EXERCISE DATA —
[Start of section]
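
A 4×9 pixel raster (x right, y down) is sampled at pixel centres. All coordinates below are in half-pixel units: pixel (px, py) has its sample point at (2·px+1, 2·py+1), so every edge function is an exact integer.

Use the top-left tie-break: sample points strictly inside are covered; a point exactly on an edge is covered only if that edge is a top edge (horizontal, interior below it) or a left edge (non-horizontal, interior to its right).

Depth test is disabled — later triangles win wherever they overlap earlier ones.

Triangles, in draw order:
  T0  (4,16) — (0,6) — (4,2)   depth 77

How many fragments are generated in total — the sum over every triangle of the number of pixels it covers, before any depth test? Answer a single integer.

T0:
  2·area = 56
  edge (4, 16)→(0, 6): d=(-4,-10) top-left  bias=+0
  edge (0, 6)→(4, 2): d=(4,-4) top-left  bias=+0
  edge (4, 2)→(4, 16): d=(0,14) right/bottom  bias=-1
    (2,0)@(5, 1): e=[70,0,-14] → ·  [on edge]
    (1,1)@(3, 3): e=[42,0,14] → #  [on edge]
    (2,1)@(5, 3): e=[62,8,-14] → ·
    (0,2)@(1, 5): e=[14,0,42] → #  [on edge]
    (2,2)@(5, 5): e=[54,16,-14] → ·
    (0,3)@(1, 7): e=[6,8,42] → #
    (2,3)@(5, 7): e=[46,24,-14] → ·
    (0,4)@(1, 9): e=[-2,16,42] → ·
    (1,4)@(3, 9): e=[18,24,14] → #
    (2,4)@(5, 9): e=[38,32,-14] → ·
    (1,5)@(3, 11): e=[10,32,14] → #
    (2,5)@(5, 11): e=[30,40,-14] → ·
  covered (8 px):
    · · · ·
    · # · ·
    # # · ·
    # # · ·
    · # · ·
    · # · ·
    · # · ·
    · · · ·
    · · · ·

Final: 8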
[End of section]
EXERCISE OBJECTIVE — Down to the last line, restate the records exactly.

ANSWER SECTION —
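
A 4×9 pixel raster (x right, y down) is sampled at pixel centres. All coordinates below are in half-pixel units: pixel (px, py) has its sample point at (2·px+1, 2·py+1), so every edge function is an exact integer.

Use the top-left tie-break: sample points strictly inside are covered; a point exactly on an edge is covered only if that edge is a top edge (horizontal, interior below it) or a left edge (non-horizontal, interior to its right).

Depth test is disabled — later triangles win wherever they overlap earlier ones.

Triangles, in draw order:
  T0  (4,16) — (0,6) — (4,2)   depth 77

How many fragments are generated in total — the sum over every triangle of the number of pixels it covers, before any depth test? Answer a single integer.

T0:
  2·area = 56
  edge (4, 16)→(0, 6): d=(-4,-10) top-left  bias=+0
  edge (0, 6)→(4, 2): d=(4,-4) top-left  bias=+0
  edge (4, 2)→(4, 16): d=(0,14) right/bottom  bias=-1
    (2,0)@(5, 1): e=[70,0,-14] → ·  [on edge]
    (1,1)@(3, 3): e=[42,0,14] → #  [on edge]
    (2,1)@(5, 3): e=[62,8,-14] → ·
    (0,2)@(1, 5): e=[14,0,42] → #  [on edge]
    (2,2)@(5, 5): e=[54,16,-14] → ·
    (0,3)@(1, 7): e=[6,8,42] → #
    (2,3)@(5, 7): e=[46,24,-14] → ·
    (0,4)@(1, 9): e=[-2,16,42] → ·
    (1,4)@(3, 9): e=[18,24,14] → #
    (2,4)@(5, 9): e=[38,32,-14] → ·
    (1,5)@(3, 11): e=[10,32,14] → #
    (2,5)@(5, 11): e=[30,40,-14] → ·
  covered (8 px):
    · · · ·
    · # · ·
    # # · ·
    # # · ·
    · # · ·
    · # · ·
    · # · ·
    · · · ·
    · · · ·

Final: 8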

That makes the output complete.